→ **Work item**
Every line in the data must be transcribed exactly.

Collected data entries
----

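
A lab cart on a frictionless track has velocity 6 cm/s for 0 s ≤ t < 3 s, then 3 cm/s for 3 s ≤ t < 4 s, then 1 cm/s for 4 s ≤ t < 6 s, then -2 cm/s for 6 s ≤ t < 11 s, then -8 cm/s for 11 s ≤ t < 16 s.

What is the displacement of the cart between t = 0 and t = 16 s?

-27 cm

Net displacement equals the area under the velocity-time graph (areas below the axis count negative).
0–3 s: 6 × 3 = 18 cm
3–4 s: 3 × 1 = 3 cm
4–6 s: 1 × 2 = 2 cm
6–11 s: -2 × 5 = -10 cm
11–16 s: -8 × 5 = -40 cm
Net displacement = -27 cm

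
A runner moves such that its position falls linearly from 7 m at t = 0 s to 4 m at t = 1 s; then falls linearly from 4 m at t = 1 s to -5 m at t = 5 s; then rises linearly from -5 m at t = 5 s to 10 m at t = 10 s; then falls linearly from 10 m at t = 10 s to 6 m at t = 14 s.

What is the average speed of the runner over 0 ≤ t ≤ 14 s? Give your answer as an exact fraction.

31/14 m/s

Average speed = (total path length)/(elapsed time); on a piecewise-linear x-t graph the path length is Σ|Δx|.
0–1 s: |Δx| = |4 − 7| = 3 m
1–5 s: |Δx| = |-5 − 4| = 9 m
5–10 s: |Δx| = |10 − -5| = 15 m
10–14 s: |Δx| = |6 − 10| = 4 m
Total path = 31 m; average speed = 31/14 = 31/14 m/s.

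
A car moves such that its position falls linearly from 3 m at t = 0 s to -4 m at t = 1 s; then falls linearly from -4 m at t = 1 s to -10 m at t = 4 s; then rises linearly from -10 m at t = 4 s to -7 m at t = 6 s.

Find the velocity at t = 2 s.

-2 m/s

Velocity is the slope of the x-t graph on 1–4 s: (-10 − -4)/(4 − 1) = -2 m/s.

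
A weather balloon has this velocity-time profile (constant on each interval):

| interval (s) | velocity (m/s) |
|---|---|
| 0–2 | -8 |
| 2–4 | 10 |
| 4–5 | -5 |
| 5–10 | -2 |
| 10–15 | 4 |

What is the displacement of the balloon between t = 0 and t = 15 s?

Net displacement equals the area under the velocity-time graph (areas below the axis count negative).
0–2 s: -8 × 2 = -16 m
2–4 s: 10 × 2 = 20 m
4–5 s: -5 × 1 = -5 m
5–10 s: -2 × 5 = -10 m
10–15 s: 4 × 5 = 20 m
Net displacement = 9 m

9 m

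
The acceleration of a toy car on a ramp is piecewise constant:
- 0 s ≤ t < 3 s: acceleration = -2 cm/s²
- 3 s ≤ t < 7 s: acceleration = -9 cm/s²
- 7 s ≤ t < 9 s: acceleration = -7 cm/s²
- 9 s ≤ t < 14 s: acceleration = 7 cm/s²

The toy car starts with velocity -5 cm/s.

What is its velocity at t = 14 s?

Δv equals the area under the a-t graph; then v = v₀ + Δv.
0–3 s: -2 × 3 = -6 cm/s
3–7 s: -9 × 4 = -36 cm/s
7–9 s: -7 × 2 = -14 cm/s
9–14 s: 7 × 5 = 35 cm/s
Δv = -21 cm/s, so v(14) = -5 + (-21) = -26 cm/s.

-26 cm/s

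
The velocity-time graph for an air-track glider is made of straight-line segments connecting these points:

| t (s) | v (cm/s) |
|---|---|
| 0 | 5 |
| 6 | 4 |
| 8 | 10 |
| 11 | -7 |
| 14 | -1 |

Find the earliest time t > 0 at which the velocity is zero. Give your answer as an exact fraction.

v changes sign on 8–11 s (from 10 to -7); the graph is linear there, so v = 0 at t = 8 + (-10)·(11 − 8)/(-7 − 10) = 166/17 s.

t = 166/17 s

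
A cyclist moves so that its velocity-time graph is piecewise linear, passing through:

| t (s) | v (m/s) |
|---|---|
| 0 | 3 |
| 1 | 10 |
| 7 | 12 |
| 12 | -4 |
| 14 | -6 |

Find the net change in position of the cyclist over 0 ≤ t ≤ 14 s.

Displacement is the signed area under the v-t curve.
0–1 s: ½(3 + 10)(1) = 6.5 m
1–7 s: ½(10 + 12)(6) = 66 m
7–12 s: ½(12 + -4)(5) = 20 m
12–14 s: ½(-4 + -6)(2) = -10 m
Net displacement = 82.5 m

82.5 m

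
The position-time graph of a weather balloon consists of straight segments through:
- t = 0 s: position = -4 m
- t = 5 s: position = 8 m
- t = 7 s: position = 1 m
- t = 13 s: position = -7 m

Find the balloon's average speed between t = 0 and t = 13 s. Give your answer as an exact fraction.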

----

→ **Solution to the problem**
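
A lab cart on a frictionless track has velocity 6 cm/s for 0 s ≤ t < 3 s, then 3 cm/s for 3 s ≤ t < 4 s, then 1 cm/s for 4 s ≤ t < 6 s, then -2 cm/s for 6 s ≤ t < 11 s, then -8 cm/s for 11 s ≤ t < 16 s.

What is the displacement of the cart between t = 0 and t = 16 s?

-27 cm

Net displacement equals the area under the velocity-time graph (areas below the axis count negative).
0–3 s: 6 × 3 = 18 cm
3–4 s: 3 × 1 = 3 cm
4–6 s: 1 × 2 = 2 cm
6–11 s: -2 × 5 = -10 cm
11–16 s: -8 × 5 = -40 cm
Net displacement = -27 cm

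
A runner moves such that its position falls linearly from 7 m at t = 0 s to 4 m at t = 1 s; then falls linearly from 4 m at t = 1 s to -5 m at t = 5 s; then rises linearly from -5 m at t = 5 s to 10 m at t = 10 s; then falls linearly from 10 m at t = 10 s to 6 m at t = 14 s.

What is the average speed of the runner over 0 ≤ t ≤ 14 s? Give your answer as an exact fraction.

31/14 m/s

Average speed = (total path length)/(elapsed time); on a piecewise-linear x-t graph the path length is Σ|Δx|.
0–1 s: |Δx| = |4 − 7| = 3 m
1–5 s: |Δx| = |-5 − 4| = 9 m
5–10 s: |Δx| = |10 − -5| = 15 m
10–14 s: |Δx| = |6 − 10| = 4 m
Total path = 31 m; average speed = 31/14 = 31/14 m/s.

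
A car moves such that its position falls linearly from 3 m at t = 0 s to -4 m at t = 1 s; then falls linearly from -4 m at t = 1 s to -10 m at t = 4 s; then rises linearly from -10 m at t = 4 s to -7 m at t = 6 s.

Find the velocity at t = 2 s.

-2 m/s

Velocity is the slope of the x-t graph on 1–4 s: (-10 − -4)/(4 − 1) = -2 m/s.

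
A weather balloon has this velocity-time profile (constant on each interval):

| interval (s) | velocity (m/s) |
|---|---|
| 0–2 | -8 |
| 2–4 | 10 |
| 4–5 | -5 |
| 5–10 | -2 |
| 10–15 | 4 |

What is the displacement of the balloon between t = 0 and t = 15 s?

Net displacement equals the area under the velocity-time graph (areas below the axis count negative).
0–2 s: -8 × 2 = -16 m
2–4 s: 10 × 2 = 20 m
4–5 s: -5 × 1 = -5 m
5–10 s: -2 × 5 = -10 m
10–15 s: 4 × 5 = 20 m
Net displacement = 9 m

9 m

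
The acceleration of a toy car on a ramp is piecewise constant:
- 0 s ≤ t < 3 s: acceleration = -2 cm/s²
- 3 s ≤ t < 7 s: acceleration = -9 cm/s²
- 7 s ≤ t < 9 s: acceleration = -7 cm/s²
- 9 s ≤ t < 14 s: acceleration = 7 cm/s²

The toy car starts with velocity -5 cm/s.

What is its velocity at t = 14 s?

Δv equals the area under the a-t graph; then v = v₀ + Δv.
0–3 s: -2 × 3 = -6 cm/s
3–7 s: -9 × 4 = -36 cm/s
7–9 s: -7 × 2 = -14 cm/s
9–14 s: 7 × 5 = 35 cm/s
Δv = -21 cm/s, so v(14) = -5 + (-21) = -26 cm/s.

-26 cm/s

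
The velocity-time graph for an air-track glider is made of straight-line segments connecting these points:

| t (s) | v (cm/s) |
|---|---|
| 0 | 5 |
| 6 | 4 |
| 8 | 10 |
| 11 | -7 |
| 14 | -1 |

Find the earliest time t > 0 at which the velocity is zero. Give your answer as an exact fraction.

v changes sign on 8–11 s (from 10 to -7); the graph is linear there, so v = 0 at t = 8 + (-10)·(11 − 8)/(-7 − 10) = 166/17 s.

t = 166/17 s

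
A cyclist moves so that its velocity-time graph is piecewise linear, passing through:

| t (s) | v (m/s) |
|---|---|
| 0 | 3 |
| 1 | 10 |
| 7 | 12 |
| 12 | -4 |
| 14 | -6 |

Find the net change in position of the cyclist over 0 ≤ t ≤ 14 s.

Displacement is the signed area under the v-t curve.
0–1 s: ½(3 + 10)(1) = 6.5 m
1–7 s: ½(10 + 12)(6) = 66 m
7–12 s: ½(12 + -4)(5) = 20 m
12–14 s: ½(-4 + -6)(2) = -10 m
Net displacement = 82.5 m

82.5 m

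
The position-time graph of a weather balloon consists of straight segments through:
- t = 0 s: position = -4 m
- t = 5 s: position = 8 m
- t = 7 s: position = 1 m
- t = 13 s: position = -7 m

Find the balloon's average speed between t = 0 and t = 13 s. Give your answer as an exact fraction.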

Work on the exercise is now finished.